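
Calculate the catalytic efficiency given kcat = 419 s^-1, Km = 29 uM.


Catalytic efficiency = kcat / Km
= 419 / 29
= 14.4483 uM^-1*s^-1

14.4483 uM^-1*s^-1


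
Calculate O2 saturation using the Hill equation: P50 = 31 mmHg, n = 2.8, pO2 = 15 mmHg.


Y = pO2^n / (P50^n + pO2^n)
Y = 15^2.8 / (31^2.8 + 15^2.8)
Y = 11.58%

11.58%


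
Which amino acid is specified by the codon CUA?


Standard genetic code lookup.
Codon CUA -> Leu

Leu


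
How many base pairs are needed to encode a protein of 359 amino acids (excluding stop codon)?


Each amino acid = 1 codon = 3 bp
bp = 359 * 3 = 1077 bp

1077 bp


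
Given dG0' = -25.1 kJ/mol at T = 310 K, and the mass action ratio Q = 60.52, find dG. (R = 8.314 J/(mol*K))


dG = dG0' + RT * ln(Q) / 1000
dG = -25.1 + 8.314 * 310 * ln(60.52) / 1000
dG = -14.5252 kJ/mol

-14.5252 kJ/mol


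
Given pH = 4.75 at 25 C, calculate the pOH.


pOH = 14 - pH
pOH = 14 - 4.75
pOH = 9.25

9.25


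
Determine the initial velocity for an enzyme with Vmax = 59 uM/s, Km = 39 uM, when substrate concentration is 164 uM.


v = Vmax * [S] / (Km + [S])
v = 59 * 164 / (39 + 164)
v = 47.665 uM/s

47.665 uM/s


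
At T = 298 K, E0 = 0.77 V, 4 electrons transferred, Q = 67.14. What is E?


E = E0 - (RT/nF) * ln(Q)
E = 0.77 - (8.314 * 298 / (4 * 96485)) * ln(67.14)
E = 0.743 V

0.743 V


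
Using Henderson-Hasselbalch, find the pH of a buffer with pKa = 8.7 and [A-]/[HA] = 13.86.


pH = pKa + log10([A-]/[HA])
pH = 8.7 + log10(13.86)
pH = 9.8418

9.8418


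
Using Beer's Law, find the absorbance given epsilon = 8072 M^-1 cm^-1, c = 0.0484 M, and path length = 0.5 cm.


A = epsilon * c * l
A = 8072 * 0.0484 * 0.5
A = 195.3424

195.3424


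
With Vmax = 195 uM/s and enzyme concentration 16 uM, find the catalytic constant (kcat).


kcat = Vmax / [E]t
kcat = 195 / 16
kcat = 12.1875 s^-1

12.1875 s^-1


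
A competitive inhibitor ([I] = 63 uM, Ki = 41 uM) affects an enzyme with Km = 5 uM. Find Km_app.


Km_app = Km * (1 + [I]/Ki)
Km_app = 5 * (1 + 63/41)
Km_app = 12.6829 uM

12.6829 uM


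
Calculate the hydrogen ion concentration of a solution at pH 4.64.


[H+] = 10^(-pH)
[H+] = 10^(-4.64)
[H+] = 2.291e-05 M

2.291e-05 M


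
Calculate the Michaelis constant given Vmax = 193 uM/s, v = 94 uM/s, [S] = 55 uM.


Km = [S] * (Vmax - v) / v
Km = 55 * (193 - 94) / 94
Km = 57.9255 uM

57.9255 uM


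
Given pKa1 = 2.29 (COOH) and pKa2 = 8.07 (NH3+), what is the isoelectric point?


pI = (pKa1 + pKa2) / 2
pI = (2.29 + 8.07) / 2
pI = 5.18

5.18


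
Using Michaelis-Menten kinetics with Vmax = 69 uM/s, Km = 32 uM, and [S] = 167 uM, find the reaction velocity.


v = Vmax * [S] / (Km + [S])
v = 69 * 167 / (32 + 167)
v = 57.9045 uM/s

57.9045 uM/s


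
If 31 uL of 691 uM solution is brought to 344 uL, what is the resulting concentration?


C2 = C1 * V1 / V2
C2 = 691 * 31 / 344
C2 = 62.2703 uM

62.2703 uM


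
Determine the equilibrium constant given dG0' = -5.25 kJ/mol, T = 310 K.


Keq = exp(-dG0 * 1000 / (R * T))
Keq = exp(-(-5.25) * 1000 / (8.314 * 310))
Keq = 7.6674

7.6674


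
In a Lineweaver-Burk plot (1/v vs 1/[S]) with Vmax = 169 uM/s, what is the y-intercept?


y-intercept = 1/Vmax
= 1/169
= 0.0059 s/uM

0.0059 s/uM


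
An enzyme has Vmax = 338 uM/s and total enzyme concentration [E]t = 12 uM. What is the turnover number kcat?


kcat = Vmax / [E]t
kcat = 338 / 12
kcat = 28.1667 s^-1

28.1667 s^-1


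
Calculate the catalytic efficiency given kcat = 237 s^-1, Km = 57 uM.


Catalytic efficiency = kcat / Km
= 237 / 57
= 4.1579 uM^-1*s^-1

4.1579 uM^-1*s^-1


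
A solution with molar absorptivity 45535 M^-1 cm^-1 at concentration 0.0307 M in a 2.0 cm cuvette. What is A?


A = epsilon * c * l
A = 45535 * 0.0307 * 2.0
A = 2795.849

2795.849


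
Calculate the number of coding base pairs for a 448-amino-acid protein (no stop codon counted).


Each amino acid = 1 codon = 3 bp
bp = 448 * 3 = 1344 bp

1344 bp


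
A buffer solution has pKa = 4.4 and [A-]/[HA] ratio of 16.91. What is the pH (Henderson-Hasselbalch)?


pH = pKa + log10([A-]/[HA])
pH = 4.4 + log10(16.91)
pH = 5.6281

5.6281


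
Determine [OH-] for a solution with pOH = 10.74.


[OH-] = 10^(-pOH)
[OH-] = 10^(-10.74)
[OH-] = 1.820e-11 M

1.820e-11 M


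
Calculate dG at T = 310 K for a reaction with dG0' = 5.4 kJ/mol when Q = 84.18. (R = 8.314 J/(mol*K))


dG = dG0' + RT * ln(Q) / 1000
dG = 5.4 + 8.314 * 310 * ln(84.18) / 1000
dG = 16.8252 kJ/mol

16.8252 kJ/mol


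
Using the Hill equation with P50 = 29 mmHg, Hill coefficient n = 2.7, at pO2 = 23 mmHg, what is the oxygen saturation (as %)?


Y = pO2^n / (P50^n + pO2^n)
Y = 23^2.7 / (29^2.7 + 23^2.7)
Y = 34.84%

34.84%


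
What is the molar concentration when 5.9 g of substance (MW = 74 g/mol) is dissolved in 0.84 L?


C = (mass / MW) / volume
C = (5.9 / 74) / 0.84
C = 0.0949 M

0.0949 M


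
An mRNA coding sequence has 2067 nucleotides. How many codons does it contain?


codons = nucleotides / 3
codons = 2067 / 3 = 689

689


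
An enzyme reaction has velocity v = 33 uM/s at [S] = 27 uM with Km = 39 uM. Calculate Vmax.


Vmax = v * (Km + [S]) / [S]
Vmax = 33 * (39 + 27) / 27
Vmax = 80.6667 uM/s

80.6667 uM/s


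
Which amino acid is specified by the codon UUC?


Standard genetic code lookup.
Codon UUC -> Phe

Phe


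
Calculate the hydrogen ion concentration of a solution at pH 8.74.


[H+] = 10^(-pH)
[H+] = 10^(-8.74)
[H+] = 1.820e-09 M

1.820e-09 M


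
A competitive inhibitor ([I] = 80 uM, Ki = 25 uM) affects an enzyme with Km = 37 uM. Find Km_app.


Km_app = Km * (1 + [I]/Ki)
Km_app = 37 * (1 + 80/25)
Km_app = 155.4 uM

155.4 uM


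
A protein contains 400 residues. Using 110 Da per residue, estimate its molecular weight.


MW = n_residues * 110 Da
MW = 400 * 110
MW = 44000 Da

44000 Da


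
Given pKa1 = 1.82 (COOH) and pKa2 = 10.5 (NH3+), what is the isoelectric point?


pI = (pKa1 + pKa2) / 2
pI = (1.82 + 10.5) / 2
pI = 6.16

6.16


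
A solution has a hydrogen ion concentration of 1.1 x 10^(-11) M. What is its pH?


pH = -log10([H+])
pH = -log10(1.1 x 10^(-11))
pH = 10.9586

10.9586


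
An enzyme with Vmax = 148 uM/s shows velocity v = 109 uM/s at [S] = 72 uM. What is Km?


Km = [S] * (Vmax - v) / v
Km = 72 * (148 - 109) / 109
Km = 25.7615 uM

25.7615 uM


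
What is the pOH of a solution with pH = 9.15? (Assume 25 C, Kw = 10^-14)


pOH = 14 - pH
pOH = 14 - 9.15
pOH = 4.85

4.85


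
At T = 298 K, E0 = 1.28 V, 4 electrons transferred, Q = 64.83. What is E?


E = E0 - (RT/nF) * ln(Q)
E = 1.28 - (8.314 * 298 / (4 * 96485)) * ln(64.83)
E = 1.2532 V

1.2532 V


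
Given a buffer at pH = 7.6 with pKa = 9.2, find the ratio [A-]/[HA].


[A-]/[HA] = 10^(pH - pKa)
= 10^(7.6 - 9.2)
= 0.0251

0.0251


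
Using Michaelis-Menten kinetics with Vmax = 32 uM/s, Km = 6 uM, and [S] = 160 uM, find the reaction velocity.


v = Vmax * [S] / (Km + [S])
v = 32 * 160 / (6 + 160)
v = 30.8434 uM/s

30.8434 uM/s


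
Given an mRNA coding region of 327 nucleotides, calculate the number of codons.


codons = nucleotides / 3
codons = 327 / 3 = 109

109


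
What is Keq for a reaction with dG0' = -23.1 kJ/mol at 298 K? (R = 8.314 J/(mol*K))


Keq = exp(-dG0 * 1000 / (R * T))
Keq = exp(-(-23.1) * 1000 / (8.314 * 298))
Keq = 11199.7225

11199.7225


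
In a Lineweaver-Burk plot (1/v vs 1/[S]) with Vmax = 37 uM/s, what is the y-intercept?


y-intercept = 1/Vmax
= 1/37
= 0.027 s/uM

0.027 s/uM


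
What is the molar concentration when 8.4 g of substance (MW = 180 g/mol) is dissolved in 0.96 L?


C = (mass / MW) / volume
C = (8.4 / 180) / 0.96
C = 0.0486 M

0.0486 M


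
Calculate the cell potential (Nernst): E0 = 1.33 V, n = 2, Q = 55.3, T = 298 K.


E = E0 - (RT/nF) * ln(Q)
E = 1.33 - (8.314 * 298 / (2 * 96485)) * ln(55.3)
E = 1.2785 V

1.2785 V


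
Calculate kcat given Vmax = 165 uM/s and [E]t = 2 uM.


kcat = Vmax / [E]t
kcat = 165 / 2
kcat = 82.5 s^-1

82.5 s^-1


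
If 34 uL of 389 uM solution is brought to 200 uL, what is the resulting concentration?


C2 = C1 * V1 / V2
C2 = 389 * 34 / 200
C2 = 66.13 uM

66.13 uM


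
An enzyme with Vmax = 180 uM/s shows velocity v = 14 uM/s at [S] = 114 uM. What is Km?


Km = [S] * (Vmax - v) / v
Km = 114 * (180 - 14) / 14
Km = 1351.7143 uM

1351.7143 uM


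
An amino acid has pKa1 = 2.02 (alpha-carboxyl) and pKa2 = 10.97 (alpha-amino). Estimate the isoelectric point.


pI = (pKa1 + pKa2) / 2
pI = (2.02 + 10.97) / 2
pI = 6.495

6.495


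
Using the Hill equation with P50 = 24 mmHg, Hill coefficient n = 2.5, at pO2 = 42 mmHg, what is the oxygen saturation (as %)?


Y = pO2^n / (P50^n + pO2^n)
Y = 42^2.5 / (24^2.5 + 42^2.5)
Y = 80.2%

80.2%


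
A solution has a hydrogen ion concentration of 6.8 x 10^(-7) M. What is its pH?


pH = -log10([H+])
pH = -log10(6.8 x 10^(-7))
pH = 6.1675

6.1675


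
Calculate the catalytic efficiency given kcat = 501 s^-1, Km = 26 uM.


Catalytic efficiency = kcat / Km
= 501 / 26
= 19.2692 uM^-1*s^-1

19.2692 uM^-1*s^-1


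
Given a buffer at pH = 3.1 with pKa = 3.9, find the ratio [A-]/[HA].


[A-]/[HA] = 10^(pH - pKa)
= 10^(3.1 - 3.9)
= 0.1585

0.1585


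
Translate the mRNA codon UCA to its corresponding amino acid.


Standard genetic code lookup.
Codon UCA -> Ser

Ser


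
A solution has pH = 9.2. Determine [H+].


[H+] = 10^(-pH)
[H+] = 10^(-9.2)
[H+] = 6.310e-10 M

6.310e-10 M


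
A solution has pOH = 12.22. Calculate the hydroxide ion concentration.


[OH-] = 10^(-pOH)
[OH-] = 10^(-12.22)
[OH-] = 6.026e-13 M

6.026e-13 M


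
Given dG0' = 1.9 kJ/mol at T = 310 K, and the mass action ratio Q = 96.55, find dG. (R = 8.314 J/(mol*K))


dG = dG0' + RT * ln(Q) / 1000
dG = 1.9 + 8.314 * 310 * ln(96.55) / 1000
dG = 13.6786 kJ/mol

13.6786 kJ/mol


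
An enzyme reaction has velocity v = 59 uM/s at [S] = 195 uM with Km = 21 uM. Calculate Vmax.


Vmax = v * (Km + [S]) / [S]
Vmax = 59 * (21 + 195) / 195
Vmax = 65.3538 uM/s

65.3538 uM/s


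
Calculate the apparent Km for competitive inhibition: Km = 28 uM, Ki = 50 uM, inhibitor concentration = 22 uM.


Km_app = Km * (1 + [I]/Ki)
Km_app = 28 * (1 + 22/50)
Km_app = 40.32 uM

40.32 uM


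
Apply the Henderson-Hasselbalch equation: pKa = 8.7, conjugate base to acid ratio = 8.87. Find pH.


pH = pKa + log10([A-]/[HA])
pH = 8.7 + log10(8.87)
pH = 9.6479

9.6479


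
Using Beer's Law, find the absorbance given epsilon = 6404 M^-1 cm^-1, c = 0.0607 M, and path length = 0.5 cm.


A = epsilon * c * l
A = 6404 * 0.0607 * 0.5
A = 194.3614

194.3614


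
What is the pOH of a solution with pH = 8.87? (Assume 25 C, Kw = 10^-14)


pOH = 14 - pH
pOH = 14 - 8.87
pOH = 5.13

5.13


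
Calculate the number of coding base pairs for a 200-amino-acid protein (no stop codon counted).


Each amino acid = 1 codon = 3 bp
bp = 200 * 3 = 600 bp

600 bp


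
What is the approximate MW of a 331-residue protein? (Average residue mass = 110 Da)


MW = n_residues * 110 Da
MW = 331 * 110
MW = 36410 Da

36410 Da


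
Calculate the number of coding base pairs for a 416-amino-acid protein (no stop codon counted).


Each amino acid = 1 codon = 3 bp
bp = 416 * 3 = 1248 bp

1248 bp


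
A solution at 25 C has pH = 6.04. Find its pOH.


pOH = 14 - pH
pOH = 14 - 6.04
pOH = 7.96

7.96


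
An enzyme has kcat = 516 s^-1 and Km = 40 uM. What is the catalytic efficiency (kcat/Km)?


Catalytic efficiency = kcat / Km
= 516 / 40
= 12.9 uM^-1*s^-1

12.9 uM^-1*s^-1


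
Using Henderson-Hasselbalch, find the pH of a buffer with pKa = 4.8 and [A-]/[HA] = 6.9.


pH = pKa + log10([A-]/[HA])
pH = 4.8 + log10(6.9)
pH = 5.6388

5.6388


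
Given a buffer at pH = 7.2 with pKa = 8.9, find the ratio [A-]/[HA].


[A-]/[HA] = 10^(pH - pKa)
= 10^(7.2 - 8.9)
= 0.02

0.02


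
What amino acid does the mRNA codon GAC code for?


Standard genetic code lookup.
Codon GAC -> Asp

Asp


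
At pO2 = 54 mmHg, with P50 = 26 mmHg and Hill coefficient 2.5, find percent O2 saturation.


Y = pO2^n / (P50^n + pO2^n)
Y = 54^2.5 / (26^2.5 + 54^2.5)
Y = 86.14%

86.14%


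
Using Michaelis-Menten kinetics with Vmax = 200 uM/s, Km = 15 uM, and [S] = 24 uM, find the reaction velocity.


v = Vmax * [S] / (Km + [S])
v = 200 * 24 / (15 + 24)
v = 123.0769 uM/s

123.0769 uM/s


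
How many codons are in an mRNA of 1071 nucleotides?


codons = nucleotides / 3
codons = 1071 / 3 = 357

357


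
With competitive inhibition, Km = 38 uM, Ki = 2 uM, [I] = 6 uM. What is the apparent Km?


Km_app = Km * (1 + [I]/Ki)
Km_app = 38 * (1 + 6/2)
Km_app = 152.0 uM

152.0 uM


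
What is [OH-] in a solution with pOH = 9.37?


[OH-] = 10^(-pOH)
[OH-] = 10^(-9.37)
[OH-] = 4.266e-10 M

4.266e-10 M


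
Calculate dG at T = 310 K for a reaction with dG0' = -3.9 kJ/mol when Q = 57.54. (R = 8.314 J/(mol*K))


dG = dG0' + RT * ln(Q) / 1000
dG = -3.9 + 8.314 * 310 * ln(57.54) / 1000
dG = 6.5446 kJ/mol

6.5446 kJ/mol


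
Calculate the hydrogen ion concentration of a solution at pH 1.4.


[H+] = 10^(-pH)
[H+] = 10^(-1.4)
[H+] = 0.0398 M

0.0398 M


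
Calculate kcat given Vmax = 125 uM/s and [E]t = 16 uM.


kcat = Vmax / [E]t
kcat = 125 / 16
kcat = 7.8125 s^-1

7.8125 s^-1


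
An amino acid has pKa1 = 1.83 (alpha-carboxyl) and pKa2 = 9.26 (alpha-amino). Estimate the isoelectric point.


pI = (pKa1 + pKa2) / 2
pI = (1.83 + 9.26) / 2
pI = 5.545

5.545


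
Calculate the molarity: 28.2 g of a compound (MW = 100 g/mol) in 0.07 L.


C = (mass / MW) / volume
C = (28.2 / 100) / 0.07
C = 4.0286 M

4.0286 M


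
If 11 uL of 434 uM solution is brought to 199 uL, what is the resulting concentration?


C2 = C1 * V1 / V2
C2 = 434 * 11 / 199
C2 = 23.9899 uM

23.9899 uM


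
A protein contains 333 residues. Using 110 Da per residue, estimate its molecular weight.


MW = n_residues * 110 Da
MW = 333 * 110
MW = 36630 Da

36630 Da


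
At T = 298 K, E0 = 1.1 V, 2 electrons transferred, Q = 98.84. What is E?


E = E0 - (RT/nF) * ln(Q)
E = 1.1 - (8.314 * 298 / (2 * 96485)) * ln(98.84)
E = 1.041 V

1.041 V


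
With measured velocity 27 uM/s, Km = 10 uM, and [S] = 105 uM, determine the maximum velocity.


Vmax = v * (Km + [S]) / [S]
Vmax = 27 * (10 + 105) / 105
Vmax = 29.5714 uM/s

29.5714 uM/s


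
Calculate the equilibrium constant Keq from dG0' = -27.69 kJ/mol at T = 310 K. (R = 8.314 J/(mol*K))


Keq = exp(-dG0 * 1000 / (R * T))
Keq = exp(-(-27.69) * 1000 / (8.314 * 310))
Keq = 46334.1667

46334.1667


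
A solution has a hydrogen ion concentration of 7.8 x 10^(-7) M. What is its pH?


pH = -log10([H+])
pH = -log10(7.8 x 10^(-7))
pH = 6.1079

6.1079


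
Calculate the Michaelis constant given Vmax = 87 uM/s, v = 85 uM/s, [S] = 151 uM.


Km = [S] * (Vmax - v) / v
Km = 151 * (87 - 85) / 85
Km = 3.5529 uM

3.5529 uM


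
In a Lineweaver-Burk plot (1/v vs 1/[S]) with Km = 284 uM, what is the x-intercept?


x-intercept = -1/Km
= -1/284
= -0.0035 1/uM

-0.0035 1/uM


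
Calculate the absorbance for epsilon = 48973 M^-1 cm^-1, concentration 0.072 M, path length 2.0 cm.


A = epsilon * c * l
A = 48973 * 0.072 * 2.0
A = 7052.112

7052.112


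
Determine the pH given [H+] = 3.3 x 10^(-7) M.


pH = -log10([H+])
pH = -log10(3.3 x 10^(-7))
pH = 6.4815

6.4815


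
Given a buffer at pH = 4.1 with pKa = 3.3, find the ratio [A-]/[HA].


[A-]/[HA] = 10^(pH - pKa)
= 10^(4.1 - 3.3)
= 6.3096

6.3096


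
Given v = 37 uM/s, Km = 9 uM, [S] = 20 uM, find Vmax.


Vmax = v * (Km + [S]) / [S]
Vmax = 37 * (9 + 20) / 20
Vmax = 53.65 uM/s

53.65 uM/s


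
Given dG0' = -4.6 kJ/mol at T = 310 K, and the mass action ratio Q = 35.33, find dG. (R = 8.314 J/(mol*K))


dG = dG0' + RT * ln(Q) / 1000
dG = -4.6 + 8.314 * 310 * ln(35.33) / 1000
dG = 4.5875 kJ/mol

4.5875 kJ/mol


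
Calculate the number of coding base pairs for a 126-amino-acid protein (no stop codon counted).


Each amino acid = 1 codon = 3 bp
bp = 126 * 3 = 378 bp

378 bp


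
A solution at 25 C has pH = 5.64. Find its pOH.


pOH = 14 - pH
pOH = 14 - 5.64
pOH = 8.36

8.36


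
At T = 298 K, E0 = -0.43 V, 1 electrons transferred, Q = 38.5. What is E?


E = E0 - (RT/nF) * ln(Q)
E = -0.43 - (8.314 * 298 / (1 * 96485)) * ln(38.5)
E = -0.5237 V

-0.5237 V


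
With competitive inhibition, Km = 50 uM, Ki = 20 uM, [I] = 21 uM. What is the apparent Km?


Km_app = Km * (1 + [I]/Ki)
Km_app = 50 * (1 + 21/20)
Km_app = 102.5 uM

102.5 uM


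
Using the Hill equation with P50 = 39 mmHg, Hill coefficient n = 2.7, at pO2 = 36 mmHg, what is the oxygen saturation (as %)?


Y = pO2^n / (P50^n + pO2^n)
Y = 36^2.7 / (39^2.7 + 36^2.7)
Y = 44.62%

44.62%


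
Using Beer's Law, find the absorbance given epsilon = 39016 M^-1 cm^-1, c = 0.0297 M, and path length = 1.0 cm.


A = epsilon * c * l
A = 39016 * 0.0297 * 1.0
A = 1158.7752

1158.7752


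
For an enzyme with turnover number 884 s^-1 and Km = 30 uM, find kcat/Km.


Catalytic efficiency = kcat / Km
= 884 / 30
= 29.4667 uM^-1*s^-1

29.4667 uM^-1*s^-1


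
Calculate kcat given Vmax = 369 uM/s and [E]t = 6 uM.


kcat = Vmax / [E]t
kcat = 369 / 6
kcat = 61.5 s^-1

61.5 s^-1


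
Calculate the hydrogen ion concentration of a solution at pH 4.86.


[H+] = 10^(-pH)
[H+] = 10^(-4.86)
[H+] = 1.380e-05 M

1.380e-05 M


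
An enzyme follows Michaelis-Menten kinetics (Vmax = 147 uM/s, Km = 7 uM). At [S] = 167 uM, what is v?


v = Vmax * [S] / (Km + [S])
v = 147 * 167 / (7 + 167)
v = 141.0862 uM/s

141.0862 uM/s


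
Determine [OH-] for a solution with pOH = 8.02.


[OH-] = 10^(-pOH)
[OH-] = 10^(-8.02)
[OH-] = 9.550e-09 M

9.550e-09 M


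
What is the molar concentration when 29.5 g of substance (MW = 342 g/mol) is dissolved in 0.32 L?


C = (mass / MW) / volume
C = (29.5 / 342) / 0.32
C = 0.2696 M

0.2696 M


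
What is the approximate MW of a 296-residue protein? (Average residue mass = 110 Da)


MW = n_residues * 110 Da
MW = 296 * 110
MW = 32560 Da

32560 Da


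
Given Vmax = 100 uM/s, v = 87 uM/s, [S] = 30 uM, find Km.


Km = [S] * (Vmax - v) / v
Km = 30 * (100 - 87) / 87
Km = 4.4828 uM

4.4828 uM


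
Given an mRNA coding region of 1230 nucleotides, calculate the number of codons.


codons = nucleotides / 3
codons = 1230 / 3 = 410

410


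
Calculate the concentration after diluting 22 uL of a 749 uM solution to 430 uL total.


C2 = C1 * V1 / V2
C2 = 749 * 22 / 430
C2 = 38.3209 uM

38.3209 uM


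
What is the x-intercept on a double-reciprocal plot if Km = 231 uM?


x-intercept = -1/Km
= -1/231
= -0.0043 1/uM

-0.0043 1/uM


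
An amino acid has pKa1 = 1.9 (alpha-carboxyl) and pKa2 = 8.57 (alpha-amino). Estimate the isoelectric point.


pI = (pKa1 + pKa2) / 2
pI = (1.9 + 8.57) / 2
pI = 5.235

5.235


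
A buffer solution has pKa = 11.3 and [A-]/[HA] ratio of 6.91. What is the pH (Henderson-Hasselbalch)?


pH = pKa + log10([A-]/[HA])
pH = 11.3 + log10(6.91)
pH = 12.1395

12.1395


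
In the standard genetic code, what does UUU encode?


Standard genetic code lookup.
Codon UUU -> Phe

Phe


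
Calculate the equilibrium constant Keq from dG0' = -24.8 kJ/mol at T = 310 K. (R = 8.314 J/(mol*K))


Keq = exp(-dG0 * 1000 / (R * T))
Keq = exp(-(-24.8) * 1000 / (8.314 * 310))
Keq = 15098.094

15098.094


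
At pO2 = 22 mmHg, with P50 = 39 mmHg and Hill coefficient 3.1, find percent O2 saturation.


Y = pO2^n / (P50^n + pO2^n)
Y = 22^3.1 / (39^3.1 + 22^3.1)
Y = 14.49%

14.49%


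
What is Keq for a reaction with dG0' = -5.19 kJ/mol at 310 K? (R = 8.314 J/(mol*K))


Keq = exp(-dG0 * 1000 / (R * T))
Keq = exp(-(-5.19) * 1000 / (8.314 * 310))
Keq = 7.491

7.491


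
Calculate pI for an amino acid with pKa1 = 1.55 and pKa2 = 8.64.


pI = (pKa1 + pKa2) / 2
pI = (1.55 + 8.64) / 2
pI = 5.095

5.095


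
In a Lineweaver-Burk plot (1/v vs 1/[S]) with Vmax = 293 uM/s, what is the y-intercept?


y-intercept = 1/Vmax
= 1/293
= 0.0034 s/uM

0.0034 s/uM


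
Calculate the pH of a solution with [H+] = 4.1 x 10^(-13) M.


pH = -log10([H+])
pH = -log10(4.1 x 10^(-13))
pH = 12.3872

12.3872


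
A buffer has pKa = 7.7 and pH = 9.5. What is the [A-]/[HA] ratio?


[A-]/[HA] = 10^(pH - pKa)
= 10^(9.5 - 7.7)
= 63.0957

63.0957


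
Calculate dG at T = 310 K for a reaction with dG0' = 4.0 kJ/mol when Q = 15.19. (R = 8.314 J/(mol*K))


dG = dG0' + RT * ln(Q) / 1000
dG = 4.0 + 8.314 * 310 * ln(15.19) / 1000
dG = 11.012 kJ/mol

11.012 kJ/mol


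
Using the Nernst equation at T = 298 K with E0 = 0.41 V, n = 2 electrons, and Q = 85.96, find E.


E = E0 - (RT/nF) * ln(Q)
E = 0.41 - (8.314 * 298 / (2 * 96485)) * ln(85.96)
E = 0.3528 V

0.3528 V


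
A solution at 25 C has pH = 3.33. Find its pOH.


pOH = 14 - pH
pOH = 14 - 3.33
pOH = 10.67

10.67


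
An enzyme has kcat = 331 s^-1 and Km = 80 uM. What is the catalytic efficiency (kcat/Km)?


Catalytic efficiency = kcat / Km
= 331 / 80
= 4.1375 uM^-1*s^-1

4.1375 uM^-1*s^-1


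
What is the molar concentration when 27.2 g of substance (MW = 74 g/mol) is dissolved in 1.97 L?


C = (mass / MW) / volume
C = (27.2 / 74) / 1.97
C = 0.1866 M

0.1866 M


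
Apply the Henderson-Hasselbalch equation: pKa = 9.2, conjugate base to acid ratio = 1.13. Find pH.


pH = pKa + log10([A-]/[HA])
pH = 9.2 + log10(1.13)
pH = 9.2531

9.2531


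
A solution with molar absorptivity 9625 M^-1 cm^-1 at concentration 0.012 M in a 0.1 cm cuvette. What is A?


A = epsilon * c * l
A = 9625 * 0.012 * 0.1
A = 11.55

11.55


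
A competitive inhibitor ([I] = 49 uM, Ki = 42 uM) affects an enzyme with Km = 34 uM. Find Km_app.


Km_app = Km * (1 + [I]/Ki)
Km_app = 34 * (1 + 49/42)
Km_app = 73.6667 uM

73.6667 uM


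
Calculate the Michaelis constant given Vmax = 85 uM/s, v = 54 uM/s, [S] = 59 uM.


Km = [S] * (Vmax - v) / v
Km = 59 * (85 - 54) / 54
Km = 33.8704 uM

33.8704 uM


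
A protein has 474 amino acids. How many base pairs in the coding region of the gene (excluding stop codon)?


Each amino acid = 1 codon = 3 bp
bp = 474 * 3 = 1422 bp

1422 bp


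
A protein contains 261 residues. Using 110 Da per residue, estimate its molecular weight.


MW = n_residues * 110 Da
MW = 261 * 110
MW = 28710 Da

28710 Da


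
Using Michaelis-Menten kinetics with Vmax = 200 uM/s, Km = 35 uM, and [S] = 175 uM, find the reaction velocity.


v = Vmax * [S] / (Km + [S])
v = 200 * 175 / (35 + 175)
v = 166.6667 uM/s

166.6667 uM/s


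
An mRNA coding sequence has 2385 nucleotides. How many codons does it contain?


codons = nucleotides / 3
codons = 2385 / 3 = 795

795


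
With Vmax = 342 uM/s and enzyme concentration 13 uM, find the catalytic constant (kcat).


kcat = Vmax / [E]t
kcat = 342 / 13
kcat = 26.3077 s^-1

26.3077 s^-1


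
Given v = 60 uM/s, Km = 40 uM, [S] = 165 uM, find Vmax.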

TO DO: Verbatim reproduction is required for the line holding "An mRNA coding sequence has 2385" and for every line after it in the records, with no other line included.

ANSWER TO THIS EXERCISE:
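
An mRNA coding sequence has 2385 nucleotides. How many codons does it contain?


codons = nucleotides / 3
codons = 2385 / 3 = 795

795


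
With Vmax = 342 uM/s and enzyme concentration 13 uM, find the catalytic constant (kcat).


kcat = Vmax / [E]t
kcat = 342 / 13
kcat = 26.3077 s^-1

26.3077 s^-1


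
Given v = 60 uM/s, Km = 40 uM, [S] = 165 uM, find Vmax.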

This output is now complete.